**INFORMATION SHOWN:**
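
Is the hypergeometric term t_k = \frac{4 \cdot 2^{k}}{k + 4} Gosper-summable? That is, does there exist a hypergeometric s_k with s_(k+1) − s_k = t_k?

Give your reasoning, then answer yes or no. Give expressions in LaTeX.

r(k) = 2*(k + 4)/(k + 5) after simplifying.
Gosper form: A/B · C(k+1)/C(k) with A=2*k + 8, B=k + 5, C=1.
Solve (2*k + 8)·f(k+1) − (k + 4)·f(k) = 1.
From deg A=1, deg B=1, deg C=0: d=-1.
Negative degree bound (-1): no f exists, t_k not Gosper-summable.

No — negative degree bound, so no certificate f.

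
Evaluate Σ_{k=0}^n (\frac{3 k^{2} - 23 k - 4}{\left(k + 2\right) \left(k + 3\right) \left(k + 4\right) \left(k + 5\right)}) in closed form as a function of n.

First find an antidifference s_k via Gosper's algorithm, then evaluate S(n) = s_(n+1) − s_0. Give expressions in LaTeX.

The ratio is (k + 2)*(23*k - 3*(k + 1)**2 + 27)/((k + 6)*(-3*k**2 + 23*k + 4)).
Take A(k)=k + 2, B(k)=k + 6, C(k)=k**2 - 23*k/3 - 4/3.
Solve (k + 2)·f(k+1) − (k + 5)·f(k) = k**2 - 23*k/3 - 4/3.
d = 3 from the (1,1,2) case.
Solving with deg f ≤ 3: f(k) = -k*(k**2 + 45*k - 22)/36.
Certificate R = B(k−1)f/C = -k*(k + 5)*(k**2 + 45*k - 22)/(12*(3*k**2 - 23*k - 4)) gives s_k = k*(-k**2 - 45*k + 22)/(12*(k + 2)*(k + 3)*(k + 4)).
Δs = (3*k**2 - 23*k - 4)/(k**4 + 14*k**3 + 71*k**2 + 154*k + 120), as required.
Σ_(k=0)^n t_k = s_(n+1) − s_(0) = ((-n**3 - 48*n**2 - 71*n - 24)/(12*(n**3 + 12*n**2 + 47*n + 60))) − (0), i.e. (-n**3 - 48*n**2 - 71*n - 24)/(12*(n**3 + 12*n**2 + 47*n + 60)).

S(n) = \frac{- n^{3} - 48 n^{2} - 71 n - 24}{12 \left(n^{3} + 12 n^{2} + 47 n + 60\right)}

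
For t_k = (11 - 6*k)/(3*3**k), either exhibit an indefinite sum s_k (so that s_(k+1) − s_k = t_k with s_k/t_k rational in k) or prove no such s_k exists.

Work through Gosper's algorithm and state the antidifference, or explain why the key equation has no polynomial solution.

t_(k+1)/t_k = (6*k - 5)/(3*(6*k - 11)).
A = 1/3, B = 1, C = k - 11/6.
Set up (1/3)·f(k+1) − (1)·f(k) − (k - 11/6) = 0.
Bound: deg f ≤ 1.
A polynomial solution: f(k) = -(3*k - 4)/2.
So s_k = (B(k−1)f/C)·t_k = (-3*(3*k - 4)/(6*k - 11))·t_k = (3*k - 4)/3**k.
s_(k+1) − s_k = (11 - 6*k)/(3*3**k) = t_k.

s_k = (3*k - 4)/3**k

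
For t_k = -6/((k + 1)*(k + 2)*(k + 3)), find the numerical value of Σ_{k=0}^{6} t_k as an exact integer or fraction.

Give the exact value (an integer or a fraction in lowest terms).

Σ = -35/24

The ratio is (k + 1)/(k + 4).
So A=k + 1 and B=k + 4, with C=1.
Set up (k + 1)·f(k+1) − (k + 3)·f(k) − (1) = 0.
d = 2 from the (1,1,0) case.
Coefficient equations give f(k) = k*(k + 3)/4.
Get s_k = R·t_k = 3*k*(-k - 3)/(2*(k + 1)*(k + 2)) with R(k) = B(k−1)f(k)/C(k) = k*(k + 3)**2/4.
s_(k+1) − s_k = -6/(k**3 + 6*k**2 + 11*k + 6) = t_k.
Sum = s_(7) − s_(0); s_(7) = -35/24, s_(0) = 0 ⇒ -35/24.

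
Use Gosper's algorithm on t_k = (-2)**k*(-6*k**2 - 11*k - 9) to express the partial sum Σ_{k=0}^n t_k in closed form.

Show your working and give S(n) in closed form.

S(n) = -4*(-2)**n*n**2 - 10*(-2)**n*n - 8*(-2)**n - 1

Step 1: r(k) = 2*(-6*k**2 - 23*k - 26)/(6*k**2 + 11*k + 9).
Normal form (A,B,C) = (-2, 1, k**2 + 11*k/6 + 3/2).
Key eq: (-2)·f(k+1) = (1)·f(k) + (k**2 + 11*k/6 + 3/2).
Bound: deg f ≤ 2.
Coefficient equations give f(k) = -(2*k**2 + k + 1)/6.
Then R = B(k−1)f/C = -(2*k**2 + k + 1)/(6*k**2 + 11*k + 9), so s_k = R(k)·t_k = (-2)**k*(2*k**2 + k + 1).
Check: Δs_k = (-2)**k*(-6*k**2 - 11*k - 9). ✓
s_(n+1) = (-2)**(n + 1)*(2*n**2 + 5*n + 4) and s_(0) = 1, so S(n) = -4*(-2)**n*n**2 - 10*(-2)**n*n - 8*(-2)**n - 1.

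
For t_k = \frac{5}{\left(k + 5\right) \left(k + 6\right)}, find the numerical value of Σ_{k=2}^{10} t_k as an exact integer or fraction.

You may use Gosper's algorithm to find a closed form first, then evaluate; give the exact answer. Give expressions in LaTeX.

Σ = 45/112

Compute t_(k+1)/t_k: get (k + 5)/(k + 7).
A = k + 5, B = k + 7, C = 1.
Need (k + 5)·f(k+1) − (k + 6)·f(k) = 1.
Degrees (1,1,0) ⇒ d ≤ 1.
A polynomial solution: f(k) = k/5.
Then R = B(k−1)f/C = k*(k + 6)/5, so s_k = R(k)·t_k = k/(k + 5).
s_(k+1) − s_k = 5/(k**2 + 11*k + 30) = t_k.
Evaluate s at k=11 and k=2: 11/16 and 2/7; difference 45/112.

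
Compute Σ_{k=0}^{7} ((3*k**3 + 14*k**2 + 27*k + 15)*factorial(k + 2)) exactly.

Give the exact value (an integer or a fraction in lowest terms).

Σ = 754790400

r(k) = (3*k**4 + 32*k**3 + 133*k**2 + 251*k + 177)/(3*k**3 + 14*k**2 + 27*k + 15) after simplifying.
Take A(k)=k + 3, B(k)=1, C(k)=k**3 + 14*k**2/3 + 9*k + 5.
Set up (k + 3)·f(k+1) − (1)·f(k) − (k**3 + 14*k**2/3 + 9*k + 5) = 0.
Degrees (1,0,3) ⇒ d ≤ 2.
Match coefficients ⇒ f(k) = k*(3*k + 2)/3.
R(k) = B(k−1)·f(k)/C(k) = k*(3*k + 2)/(3*k**3 + 14*k**2 + 27*k + 15); s_k = R·t_k = k*(3*k + 2)*factorial(k + 2).
s_(k+1) − s_k = (3*k**3 + 14*k**2 + 27*k + 15)*factorial(k + 2) = t_k.
Evaluate s at k=8 and k=0: 754790400 and 0; difference 754790400.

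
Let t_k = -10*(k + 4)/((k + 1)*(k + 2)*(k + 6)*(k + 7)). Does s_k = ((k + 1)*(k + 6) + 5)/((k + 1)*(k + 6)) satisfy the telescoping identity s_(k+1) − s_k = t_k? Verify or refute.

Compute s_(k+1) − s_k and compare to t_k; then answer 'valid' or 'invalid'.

s_(k+1) = ((k + 2)*(k + 7) + 5)/((k + 2)*(k + 7))
s_(k+1) − s_k = 10*(-k - 4)/(k**4 + 16*k**3 + 83*k**2 + 152*k + 84)
(s_(k+1) − s_k) − t_k = 0

valid; difference matches t_k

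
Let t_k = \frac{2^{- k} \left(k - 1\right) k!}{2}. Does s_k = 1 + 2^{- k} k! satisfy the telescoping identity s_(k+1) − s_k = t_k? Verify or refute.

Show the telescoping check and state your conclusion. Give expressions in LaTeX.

s_(k+1) = (2*2**k + k*factorial(k) + factorial(k))/(2*2**k)
s_(k+1) − s_k = (k - 1)*factorial(k)/(2*2**k)
(s_(k+1) − s_k) − t_k = 0

Valid — Δs_k = t_k.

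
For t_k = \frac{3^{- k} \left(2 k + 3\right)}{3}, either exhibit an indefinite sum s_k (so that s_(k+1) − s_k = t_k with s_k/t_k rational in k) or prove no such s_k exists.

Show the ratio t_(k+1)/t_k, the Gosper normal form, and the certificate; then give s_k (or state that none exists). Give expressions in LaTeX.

s_k = 3^{- k} \left(- k - 2\right)

t_(k+1)/t_k = (2*k + 5)/(3*(2*k + 3)).
Factor: A=1/3; B=1; C=k + 3/2.
Solve (1/3)·f(k+1) − (1)·f(k) = k + 3/2.
Bound: deg f ≤ 1.
Match coefficients ⇒ f(k) = -3*(k + 2)/2.
Certificate R = B(k−1)f/C = -3*(k + 2)/(2*k + 3) gives s_k = (-k - 2)/3**k.
Verify: (2*k + 3)/(3*3**k) matches t_k.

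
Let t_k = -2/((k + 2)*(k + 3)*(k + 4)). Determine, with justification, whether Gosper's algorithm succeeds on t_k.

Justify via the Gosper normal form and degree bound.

Yes. s_k = k*(-k - 5)/(6*(k + 2)*(k + 3)).

Ratio r(k) = (k + 2)/(k + 5).
A = k + 2, B = k + 5, C = 1.
Key eq: (k + 2)·f(k+1) = (k + 4)·f(k) + (1).
Bound: deg f ≤ 2.
A polynomial solution: f(k) = k*(k + 5)/12.
Certificate R = B(k−1)f/C = k*(k + 4)*(k + 5)/12 gives s_k = k*(-k - 5)/(6*(k + 2)*(k + 3)).
Check: Δs_k = -2/(k**3 + 9*k**2 + 26*k + 24). ✓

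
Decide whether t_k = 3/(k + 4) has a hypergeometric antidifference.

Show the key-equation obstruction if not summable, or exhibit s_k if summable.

No — the linear system for f has no solution.

Step 1: r(k) = (k + 4)/(k + 5).
Normal form (A,B,C) = (k + 4, k + 5, 1).
f must satisfy (k + 4)·f(k+1) − (k + 4)·f(k) = 1.
deg f ≤ 0 (via 1,1,0).
f = c0 ⇒ A·f(k+1) − B(k−1)·f(k) − C = -1. The system {-1 = 0} is inconsistent; no antidifference.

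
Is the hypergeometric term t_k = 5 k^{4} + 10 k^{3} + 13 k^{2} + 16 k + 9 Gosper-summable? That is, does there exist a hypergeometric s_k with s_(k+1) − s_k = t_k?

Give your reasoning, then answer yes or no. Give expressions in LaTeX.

r(k) = (5*k**4 + 30*k**3 + 73*k**2 + 92*k + 53)/(5*k**4 + 10*k**3 + 13*k**2 + 16*k + 9) after simplifying.
Gosper form: A/B · C(k+1)/C(k) with A=1, B=1, C=k**4 + 2*k**3 + 13*k**2/5 + 16*k/5 + 9/5.
Set up (1)·f(k+1) − (1)·f(k) − (k**4 + 2*k**3 + 13*k**2/5 + 16*k/5 + 9/5) = 0.
Degrees (0,0,4) ⇒ d ≤ 5.
A polynomial solution: f(k) = k*(k**4 + k**2 + 4*k + 3)/5.
So s_k = (B(k−1)f/C)·t_k = (k*(k**4 + k**2 + 4*k + 3)/(5*k**4 + 10*k**3 + 13*k**2 + 16*k + 9))·t_k = k*(k**4 + k**2 + 4*k + 3).
Δs = 5*k**4 + 10*k**3 + 13*k**2 + 16*k + 9, as required.

Yes. s_k = k \left(k^{4} + k^{2} + 4 k + 3\right).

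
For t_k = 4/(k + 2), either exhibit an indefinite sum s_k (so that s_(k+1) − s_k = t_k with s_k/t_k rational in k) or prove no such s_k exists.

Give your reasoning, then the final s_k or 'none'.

Ratio r(k) = (k + 2)/(k + 3).
Normal form (A,B,C) = (k + 2, k + 3, 1).
Set up (k + 2)·f(k+1) − (k + 2)·f(k) − (1) = 0.
d = 0 from the (1,1,0) case.
f = c0 ⇒ A·f(k+1) − B(k−1)·f(k) − C = -1. The system {-1 = 0} is inconsistent; no antidifference.

none — t_k is not Gosper-summable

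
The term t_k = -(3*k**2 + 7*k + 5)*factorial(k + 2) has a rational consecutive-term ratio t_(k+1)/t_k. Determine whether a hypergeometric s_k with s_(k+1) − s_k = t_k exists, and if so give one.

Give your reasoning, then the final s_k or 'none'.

The ratio is (k + 3)*(7*k + 3*(k + 1)**2 + 12)/(3*k**2 + 7*k + 5).
Take A(k)=k + 3, B(k)=1, C(k)=k**2 + 7*k/3 + 5/3.
Need (k + 3)·f(k+1) − (1)·f(k) = k**2 + 7*k/3 + 5/3.
Degrees (1,0,2) ⇒ d ≤ 1.
Solving with deg f ≤ 1: f(k) = (3*k - 2)/3.
Get s_k = R·t_k = -(3*k - 2)*factorial(k + 2) with R(k) = B(k−1)f(k)/C(k) = (3*k - 2)/(3*k**2 + 7*k + 5).
Verify: -(3*k**2 + 7*k + 5)*factorial(k + 2) matches t_k.

s_k = -(3*k - 2)*factorial(k + 2)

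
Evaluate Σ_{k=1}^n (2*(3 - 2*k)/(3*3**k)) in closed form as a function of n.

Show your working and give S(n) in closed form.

r(k) = (2*k - 1)/(3*(2*k - 3)) after simplifying.
Factor: A=1/3; B=1; C=k - 3/2.
Key eq: (1/3)·f(k+1) = (1)·f(k) + (k - 3/2).
From deg A=0, deg B=0, deg C=1: d=1.
Coefficient equations give f(k) = -3*(k - 1)/2.
Get s_k = R·t_k = 2*(k - 1)/3**k with R(k) = B(k−1)f(k)/C(k) = -3*(k - 1)/(2*k - 3).
s_(k+1) − s_k = 2*(3 - 2*k)/(3*3**k) = t_k.
s_(n+1) = 2*3**(-n - 1)*n and s_(1) = 0, so S(n) = 2*3**(-n - 1)*n.

S(n) = 2*3**(-n - 1)*n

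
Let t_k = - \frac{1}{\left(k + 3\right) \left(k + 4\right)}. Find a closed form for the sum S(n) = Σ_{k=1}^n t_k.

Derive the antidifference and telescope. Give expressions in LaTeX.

S(n) = - \frac{n}{4 n + 16}

The ratio is (k + 3)/(k + 5).
Factor: A=k + 3; B=k + 5; C=1.
Solve (k + 3)·f(k+1) − (k + 4)·f(k) = 1.
From deg A=1, deg B=1, deg C=0: d=1.
Coefficient equations give f(k) = k/3.
Get s_k = R·t_k = -k/(3*k + 9) with R(k) = B(k−1)f(k)/C(k) = k*(k + 4)/3.
Verify: -1/(k**2 + 7*k + 12) matches t_k.
Evaluate: s_(n+1) = (-n - 1)/(3*(n + 4)); subtract s_(1) = -1/12 ⇒ S(n) = -n/(4*n + 16).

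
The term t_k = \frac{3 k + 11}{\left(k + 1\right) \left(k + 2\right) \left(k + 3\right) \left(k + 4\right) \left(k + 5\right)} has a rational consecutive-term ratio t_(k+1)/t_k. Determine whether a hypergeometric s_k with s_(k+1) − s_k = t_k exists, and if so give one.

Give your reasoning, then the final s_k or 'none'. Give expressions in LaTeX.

t_(k+1)/t_k = (k + 1)*(3*k + 14)/((k + 6)*(3*k + 11)).
Factor: A=k + 1; B=k + 6; C=k + 11/3.
Key eq: (k + 1)·f(k+1) = (k + 5)·f(k) + (k + 11/3).
Degrees (1,1,1) ⇒ d ≤ 4.
Solving with deg f ≤ 4: f(k) = k*(k + 3)*(k**2 + 7*k + 14)/24.
Get s_k = R·t_k = k*(k**2 + 7*k + 14)/(8*(k**3 + 7*k**2 + 14*k + 8)) with R(k) = B(k−1)f(k)/C(k) = k*(k + 3)*(k + 5)*(k**2 + 7*k + 14)/(8*(3*k + 11)).
s_(k+1) − s_k = (3*k + 11)/(k**5 + 15*k**4 + 85*k**3 + 225*k**2 + 274*k + 120) = t_k.

s_k = \frac{k \left(k^{2} + 7 k + 14\right)}{8 \left(k^{3} + 7 k^{2} + 14 k + 8\right)}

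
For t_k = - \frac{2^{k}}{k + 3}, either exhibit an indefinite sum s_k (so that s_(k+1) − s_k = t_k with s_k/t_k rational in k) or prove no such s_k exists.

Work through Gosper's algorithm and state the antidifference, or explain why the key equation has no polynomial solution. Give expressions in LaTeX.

no hypergeometric antidifference exists

r(k) = 2*(k + 3)/(k + 4) after simplifying.
So A=2*k + 6 and B=k + 4, with C=1.
Solve (2*k + 6)·f(k+1) − (k + 3)·f(k) = 1.
deg f ≤ -1 (via 1,1,0).
Bound -1 < 0, so the key equation has no polynomial solution.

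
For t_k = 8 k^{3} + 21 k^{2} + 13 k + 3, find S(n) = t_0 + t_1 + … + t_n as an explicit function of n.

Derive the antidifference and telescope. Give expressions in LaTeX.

S(n) = 2 n^{4} + 11 n^{3} + 19 n^{2} + 13 n + 3

t_(k+1)/t_k = (8*k**3 + 45*k**2 + 79*k + 45)/(8*k**3 + 21*k**2 + 13*k + 3).
So A=1 and B=1, with C=k**3 + 21*k**2/8 + 13*k/8 + 3/8.
Set up (1)·f(k+1) − (1)·f(k) − (k**3 + 21*k**2/8 + 13*k/8 + 3/8) = 0.
From deg A=0, deg B=0, deg C=3: d=4.
Solving with deg f ≤ 4: f(k) = k**2*(k + 2)*(2*k - 1)/8.
R(k) = B(k−1)·f(k)/C(k) = k**2*(k + 2)*(2*k - 1)/(8*k**3 + 21*k**2 + 13*k + 3); s_k = R·t_k = k**2*(2*k**2 + 3*k - 2).
s_(k+1) − s_k = 8*k**3 + 21*k**2 + 13*k + 3 = t_k.
Σ_(k=0)^n t_k = s_(n+1) − s_(0) = (2*n**4 + 11*n**3 + 19*n**2 + 13*n + 3) − (0), i.e. 2*n**4 + 11*n**3 + 19*n**2 + 13*n + 3.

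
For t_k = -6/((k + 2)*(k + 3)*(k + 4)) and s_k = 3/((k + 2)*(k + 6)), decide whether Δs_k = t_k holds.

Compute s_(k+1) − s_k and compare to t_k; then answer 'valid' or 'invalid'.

Invalid: residual 9*(3*k + 16)/(k**5 + 22*k**4 + 185*k**3 + 740*k**2 + 1404*k + 1008) ≠ 0.

s_(k+1) = 3/((k + 3)*(k + 7))
s_(k+1) − s_k = 3*(-2*k - 9)/(k**4 + 18*k**3 + 113*k**2 + 288*k + 252)
(s_(k+1) − s_k) − t_k = 9*(3*k + 16)/(k**5 + 22*k**4 + 185*k**3 + 740*k**2 + 1404*k + 1008)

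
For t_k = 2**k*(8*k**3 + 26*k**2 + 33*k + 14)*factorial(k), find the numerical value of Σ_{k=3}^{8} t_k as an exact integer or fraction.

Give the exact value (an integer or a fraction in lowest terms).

Σ = 65213888400

r(k) = 2*(8*k**4 + 58*k**3 + 159*k**2 + 190*k + 81)/(8*k**3 + 26*k**2 + 33*k + 14) after simplifying.
Gosper form: A/B · C(k+1)/C(k) with A=2*k + 2, B=1, C=k**3 + 13*k**2/4 + 33*k/8 + 7/4.
Solve (2*k + 2)·f(k+1) − (1)·f(k) = k**3 + 13*k**2/4 + 33*k/8 + 7/4.
From deg A=1, deg B=0, deg C=3: d=2.
A polynomial solution: f(k) = k*(4*k + 3)/8.
R(k) = B(k−1)·f(k)/C(k) = k*(4*k + 3)/(8*k**3 + 26*k**2 + 33*k + 14); s_k = R·t_k = 2**k*k*(4*k + 3)*factorial(k).
Check: Δs_k = 2**k*(8*k**3 + 26*k**2 + 33*k + 14)*factorial(k). ✓
Telescoping: Σ = s_(9) − s_(3) = 65213890560 − (2160) = 65213888400.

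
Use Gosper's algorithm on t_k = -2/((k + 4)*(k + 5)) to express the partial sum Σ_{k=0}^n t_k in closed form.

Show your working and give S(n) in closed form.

S(n) = (-n - 1)/(2*(n + 5))

Ratio r(k) = (k + 4)/(k + 6).
A = k + 4, B = k + 6, C = 1.
f must satisfy (k + 4)·f(k+1) − (k + 5)·f(k) = 1.
Bound: deg f ≤ 1.
Match coefficients ⇒ f(k) = k/4.
R(k) = B(k−1)·f(k)/C(k) = k*(k + 5)/4; s_k = R·t_k = -k/(2*k + 8).
Δs = -2/(k**2 + 9*k + 20), as required.
Evaluate: s_(n+1) = (-n - 1)/(2*(n + 5)); subtract s_(0) = 0 ⇒ S(n) = (-n - 1)/(2*(n + 5)).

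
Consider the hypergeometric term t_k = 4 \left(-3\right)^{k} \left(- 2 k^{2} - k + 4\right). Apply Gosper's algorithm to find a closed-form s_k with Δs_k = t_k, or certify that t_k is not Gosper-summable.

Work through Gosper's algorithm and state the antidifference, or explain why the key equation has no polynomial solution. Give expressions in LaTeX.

Ratio r(k) = 3*(-2*k**2 - 5*k + 1)/(2*k**2 + k - 4).
A = -3, B = 1, C = k**2 + k/2 - 2.
Need (-3)·f(k+1) − (1)·f(k) = k**2 + k/2 - 2.
Degrees (0,0,2) ⇒ d ≤ 2.
Coefficient equations give f(k) = -(k - 2)*(k + 1)/4.
Then R = B(k−1)f/C = -(k - 2)*(k + 1)/(2*(2*k**2 + k - 4)), so s_k = R(k)·t_k = 2*(-3)**k*(k**2 - k - 2).
Check: Δs_k = 4*(-3)**k*(-2*k**2 - k + 4). ✓

s_k = 2 \left(-3\right)^{k} \left(k^{2} - k - 2\right)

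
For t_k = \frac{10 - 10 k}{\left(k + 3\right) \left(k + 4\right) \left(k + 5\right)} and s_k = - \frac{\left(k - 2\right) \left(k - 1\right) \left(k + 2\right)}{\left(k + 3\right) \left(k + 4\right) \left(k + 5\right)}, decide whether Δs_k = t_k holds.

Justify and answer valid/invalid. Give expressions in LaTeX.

s_(k+1) = -k*(k - 1)*(k + 3)/((k + 4)*(k + 5)*(k + 6))
s_(k+1) − s_k = (-13*k**2 - 11*k + 24)/(k**4 + 18*k**3 + 119*k**2 + 342*k + 360)
(s_(k+1) − s_k) − t_k = 3*(-k**2 + 13*k - 12)/(k**4 + 18*k**3 + 119*k**2 + 342*k + 360)

Invalid: residual \frac{3 \left(- k^{2} + 13 k - 12\right)}{k^{4} + 18 k^{3} + 119 k^{2} + 342 k + 360} ≠ 0.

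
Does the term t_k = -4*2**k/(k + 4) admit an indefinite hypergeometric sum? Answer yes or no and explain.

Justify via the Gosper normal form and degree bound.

The ratio is 2*(k + 4)/(k + 5).
Gosper form: A/B · C(k+1)/C(k) with A=2*k + 8, B=k + 5, C=1.
Solve (2*k + 8)·f(k+1) − (k + 4)·f(k) = 1.
From deg A=1, deg B=1, deg C=0: d=-1.
d = -1 < 0 ⇒ no nonzero polynomial f; not summable.

No — t_k has no hypergeometric antidifference.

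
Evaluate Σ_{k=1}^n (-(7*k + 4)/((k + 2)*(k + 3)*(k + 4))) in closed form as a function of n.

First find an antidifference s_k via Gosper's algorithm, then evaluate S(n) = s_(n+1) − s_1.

S(n) = n*(-4*n - 7)/(3*(n**2 + 7*n + 12))

The ratio is (k + 2)*(7*k + 11)/((k + 5)*(7*k + 4)).
Factor: A=k + 2; B=k + 5; C=k + 4/7.
f must satisfy (k + 2)·f(k+1) − (k + 4)·f(k) = k + 4/7.
Degrees (1,1,1) ⇒ d ≤ 2.
Solve for f: f(k) = k*(3*k + 1)/14 (degree 2 ≤ 2).
So s_k = (B(k−1)f/C)·t_k = (k*(k + 4)*(3*k + 1)/(2*(7*k + 4)))·t_k = k*(-3*k - 1)/(2*(k + 2)*(k + 3)).
s_(k+1) − s_k = (-7*k - 4)/(k**3 + 9*k**2 + 26*k + 24) = t_k.
s_(n+1) = (-3*n**2 - 7*n - 4)/(2*(n**2 + 7*n + 12)) and s_(1) = -1/6, so S(n) = n*(-4*n - 7)/(3*(n**2 + 7*n + 12)).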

**REQUIRED WORK:** Give the number of lines above that include "holds". Write nothing else.

**ANSWER TO THIS EXERCISE:** 2